*How to complete this task*: Among the entries below, find each line holding "removes" and return it.

*Records for this exercise*:
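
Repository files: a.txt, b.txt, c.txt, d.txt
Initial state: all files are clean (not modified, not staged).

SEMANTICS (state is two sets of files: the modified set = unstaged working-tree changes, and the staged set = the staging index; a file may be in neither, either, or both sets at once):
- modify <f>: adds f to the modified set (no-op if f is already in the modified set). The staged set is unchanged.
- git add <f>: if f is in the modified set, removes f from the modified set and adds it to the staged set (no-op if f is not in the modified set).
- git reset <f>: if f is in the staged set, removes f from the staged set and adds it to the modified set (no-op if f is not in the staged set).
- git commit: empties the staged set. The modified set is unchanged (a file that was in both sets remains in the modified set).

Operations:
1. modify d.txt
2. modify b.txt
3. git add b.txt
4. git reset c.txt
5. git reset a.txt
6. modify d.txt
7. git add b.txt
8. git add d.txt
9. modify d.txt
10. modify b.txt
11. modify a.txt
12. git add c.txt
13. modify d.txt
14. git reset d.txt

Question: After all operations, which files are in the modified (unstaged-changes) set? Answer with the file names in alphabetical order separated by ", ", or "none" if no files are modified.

After op 1 (modify d.txt): modified={d.txt} staged={none}
After op 2 (modify b.txt): modified={b.txt, d.txt} staged={none}
After op 3 (git add b.txt): modified={d.txt} staged={b.txt}
After op 4 (git reset c.txt): modified={d.txt} staged={b.txt}
After op 5 (git reset a.txt): modified={d.txt} staged={b.txt}
After op 6 (modify d.txt): modified={d.txt} staged={b.txt}
After op 7 (git add b.txt): modified={d.txt} staged={b.txt}
After op 8 (git add d.txt): modified={none} staged={b.txt, d.txt}
After op 9 (modify d.txt): modified={d.txt} staged={b.txt, d.txt}
After op 10 (modify b.txt): modified={b.txt, d.txt} staged={b.txt, d.txt}
After op 11 (modify a.txt): modified={a.txt, b.txt, d.txt} staged={b.txt, d.txt}
After op 12 (git add c.txt): modified={a.txt, b.txt, d.txt} staged={b.txt, d.txt}
After op 13 (modify d.txt): modified={a.txt, b.txt, d.txt} staged={b.txt, d.txt}
After op 14 (git reset d.txt): modified={a.txt, b.txt, d.txt} staged={b.txt}

Answer: a.txt, b.txt, d.txt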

*Answer box*:
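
- git add <f>: if f is in the modified set, removes f from the modified set and adds it to the staged set (no-op if f is not in the modified set).
- git reset <f>: if f is in the staged set, removes f from the staged set and adds it to the modified set (no-op if f is not in the staged set).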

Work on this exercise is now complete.